PROBLEM TO SOLVE: Retype, word for word, only the lines from the one with "Consider a savings" through the last line of the data below.

TASK MATERIAL:
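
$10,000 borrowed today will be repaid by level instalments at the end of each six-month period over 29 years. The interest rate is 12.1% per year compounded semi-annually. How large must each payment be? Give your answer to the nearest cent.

Level ordinary annuity; solve PV = PMT × [(1 − (1+r)^−n)/r] for PMT.
Periodic rate r = 0.121/2 per half-year; n is counted in half-years.
With n = 58: PMT = 10,000 / ([(1 − (1+r)^−n)/r]) = $625.74

$625.74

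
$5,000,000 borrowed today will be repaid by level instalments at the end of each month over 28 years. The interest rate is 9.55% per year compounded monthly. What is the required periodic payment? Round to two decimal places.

Level ordinary annuity; solve PV = PMT × [(1 − (1+r)^−n)/r] for PMT.
Periodic rate r = 0.0955/12 per month; n is counted in months.
With n = 336: PMT = 5,000,000 / ([(1 − (1+r)^−n)/r]) = $42,773.39

$42,773.39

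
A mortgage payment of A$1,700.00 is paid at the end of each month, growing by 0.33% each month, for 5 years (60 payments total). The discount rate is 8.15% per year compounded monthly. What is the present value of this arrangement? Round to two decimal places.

A$91,608.70

Periodic rate r = 0.0815/12 per month; n is counted in months.
Growing ordinary annuity: PV = PMT₁ × [1 − ((1+g)/(1+r))^n] / (r − g) = 1,700 × [1 − ((1+0.0033)/(1+r))^60] / (r − 0.0033) = A$91,608.70.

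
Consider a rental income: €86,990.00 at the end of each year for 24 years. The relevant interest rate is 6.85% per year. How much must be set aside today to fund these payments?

€1,010,992.39

This is an ordinary annuity: 24 payments of €86,990.00 at the end of each year.
Periodic rate r = 0.0685 per year.
PV = PMT × [(1 − (1+r)^−n)/r] = 86,990 × [1 − (1+r)^−24] / r = €1,010,992.39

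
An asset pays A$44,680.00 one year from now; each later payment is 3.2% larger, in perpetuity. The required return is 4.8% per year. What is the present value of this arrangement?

A$2,792,500.00

Periodic rate r = 0.048 per year.
Growing perpetuity (Gordon): PV = PMT₁ / (r − g) = 44,680 / (r − 0.032) = A$2,792,500.00.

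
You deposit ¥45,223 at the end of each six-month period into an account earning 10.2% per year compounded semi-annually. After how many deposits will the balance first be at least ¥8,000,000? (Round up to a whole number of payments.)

Periodic rate r = 0.102/2 per half-year; n is counted in half-years.
Ordinary annuity FV: 8,000,000 = 45,223 × [((1+r)^n − 1)/r].
(1+r)^n = 1 + 8,000,000 × r / 45,223, so n = ln(1 + 8,000,000·r/45,223) / ln(1+r) = 46.33.
Round up to a whole number of payments: n = 47.

47 payments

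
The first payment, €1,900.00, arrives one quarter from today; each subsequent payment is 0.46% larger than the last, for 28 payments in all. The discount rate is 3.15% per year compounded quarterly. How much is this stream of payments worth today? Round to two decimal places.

€50,532.74

Periodic rate r = 0.0315/4 per quarter; n is counted in quarters.
Growing ordinary annuity: PV = PMT₁ × [1 − ((1+g)/(1+r))^n] / (r − g) = 1,900 × [1 − ((1+0.0046)/(1+r))^28] / (r − 0.0046) = €50,532.74.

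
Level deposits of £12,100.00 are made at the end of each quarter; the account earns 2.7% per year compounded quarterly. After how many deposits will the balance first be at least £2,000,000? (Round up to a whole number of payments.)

Periodic rate r = 0.027/4 per quarter; n is counted in quarters.
Ordinary annuity FV: 2,000,000 = 12,100 × [((1+r)^n − 1)/r].
(1+r)^n = 1 + 2,000,000 × r / 12,100, so n = ln(1 + 2,000,000·r/12,100) / ln(1+r) = 111.39.
Round up to a whole number of payments: n = 112.

112 payments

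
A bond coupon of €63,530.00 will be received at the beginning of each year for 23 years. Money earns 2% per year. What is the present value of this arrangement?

€1,185,345.80

This is an annuity due: 23 payments of €63,530.00 at the beginning of each year.
Periodic rate r = 0.02 per year.
PV = PMT × [(1 − (1+r)^−n)/r] × (1+r) = 63,530 × [1 − (1+r)^−23] / r × (1+r) = €1,185,345.80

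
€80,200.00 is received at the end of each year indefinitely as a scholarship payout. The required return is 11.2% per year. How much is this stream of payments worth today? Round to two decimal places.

Periodic rate r = 0.112 per year.
Level perpetuity: PV = PMT / r = 80,200 / (0.112) = €716,071.43.

€716,071.43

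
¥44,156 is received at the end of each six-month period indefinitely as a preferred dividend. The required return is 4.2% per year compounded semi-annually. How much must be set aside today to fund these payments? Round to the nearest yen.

¥2,102,667

Periodic rate r = 0.042/2 per half-year.
Level perpetuity: PV = PMT / r = 44,156 / (0.042/2) = ¥2,102,667.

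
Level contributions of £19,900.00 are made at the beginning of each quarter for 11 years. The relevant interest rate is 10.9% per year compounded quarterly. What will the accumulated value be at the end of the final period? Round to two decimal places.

This is an annuity due: 44 deposits of £19,900.00 at the beginning of each quarter.
Periodic rate r = 0.109/4 per quarter; n is counted in quarters.
FV = PMT × [((1+r)^n − 1)/r] × (1+r) = 19,900 × [(1+r)^44 − 1] / r × (1+r) = £1,698,399.24

£1,698,399.24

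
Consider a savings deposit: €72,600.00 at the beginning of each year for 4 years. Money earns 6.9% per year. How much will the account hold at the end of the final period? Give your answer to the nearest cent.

€344,071.38

This is an annuity due: 4 deposits of €72,600.00 at the beginning of each year.
Periodic rate r = 0.069 per year.
FV = PMT × [((1+r)^n − 1)/r] × (1+r) = 72,600 × [(1+r)^4 − 1] / r × (1+r) = €344,071.38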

SOLUTION BELOW:
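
Consider a savings deposit: €72,600.00 at the beginning of each year for 4 years. Money earns 6.9% per year. How much will the account hold at the end of the final period? Give your answer to the nearest cent.

€344,071.38

This is an annuity due: 4 deposits of €72,600.00 at the beginning of each year.
Periodic rate r = 0.069 per year.
FV = PMT × [((1+r)^n − 1)/r] × (1+r) = 72,600 × [(1+r)^4 − 1] / r × (1+r) = €344,071.38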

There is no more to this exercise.